Each line of the data below that carries the word "exists" needs to be copied.

··· DATA FOR THE TASK

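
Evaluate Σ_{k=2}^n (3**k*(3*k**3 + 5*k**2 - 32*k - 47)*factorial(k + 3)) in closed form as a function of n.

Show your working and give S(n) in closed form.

S(n) = 3*3**n*n**2*factorial(n + 4) - 6*3**n*n*factorial(n + 4) - 12*3**n*factorial(n + 4) + 5400

Step 1: r(k) = 3*(3*k**4 + 26*k**3 + 43*k**2 - 123*k - 284)/(3*k**3 + 5*k**2 - 32*k - 47).
Factor: A=3*k + 12; B=1; C=k**3 + 5*k**2/3 - 32*k/3 - 47/3.
f must satisfy (3*k + 12)·f(k+1) − (1)·f(k) = k**3 + 5*k**2/3 - 32*k/3 - 47/3.
d = 2 from the (1,0,3) case.
A polynomial solution: f(k) = (k**2 - 4*k - 1)/3.
Certificate R = B(k−1)f/C = (k**2 - 4*k - 1)/(3*k**3 + 5*k**2 - 32*k - 47) gives s_k = 3**k*(k**2 - 4*k - 1)*factorial(k + 3).
Verify: 3**k*(3*k**3 + 5*k**2 - 32*k - 47)*factorial(k + 3) matches t_k.
Telescope: S(n) = s_(n+1) − s_(2) = 3**(n + 1)*(n**2 - 2*n - 4)*factorial(n + 4) − (-5400) = 3*3**n*n**2*factorial(n + 4) - 6*3**n*n*factorial(n + 4) - 12*3**n*factorial(n + 4) + 5400.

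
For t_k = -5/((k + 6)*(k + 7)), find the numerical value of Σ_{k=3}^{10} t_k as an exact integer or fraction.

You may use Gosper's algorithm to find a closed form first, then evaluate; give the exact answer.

Compute t_(k+1)/t_k: get (k + 6)/(k + 8).
Take A(k)=k + 6, B(k)=k + 8, C(k)=1.
f must satisfy (k + 6)·f(k+1) − (k + 7)·f(k) = 1.
From deg A=1, deg B=1, deg C=0: d=1.
Coefficient equations give f(k) = k/6.
Get s_k = R·t_k = -5*k/(6*k + 36) with R(k) = B(k−1)f(k)/C(k) = k*(k + 7)/6.
Verify: -5/(k**2 + 13*k + 42) matches t_k.
Telescoping: Σ = s_(11) − s_(3) = -55/102 − (-5/18) = -40/153.

Σ = -40/153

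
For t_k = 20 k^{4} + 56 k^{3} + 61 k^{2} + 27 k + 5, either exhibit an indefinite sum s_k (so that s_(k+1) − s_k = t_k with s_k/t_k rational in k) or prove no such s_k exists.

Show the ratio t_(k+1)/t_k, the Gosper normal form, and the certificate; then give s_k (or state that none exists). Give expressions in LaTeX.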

······

→ **RESPONSE TO THIS TASK**
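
For t_k = 20 k^{4} + 56 k^{3} + 61 k^{2} + 27 k + 5, either exhibit an indefinite sum s_k (so that s_(k+1) − s_k = t_k with s_k/t_k rational in k) or prove no such s_k exists.
Show the ratio t_(k+1)/t_k, the Gosper normal form, and the certificate; then give s_k (or state that none exists). Give expressions in LaTeX.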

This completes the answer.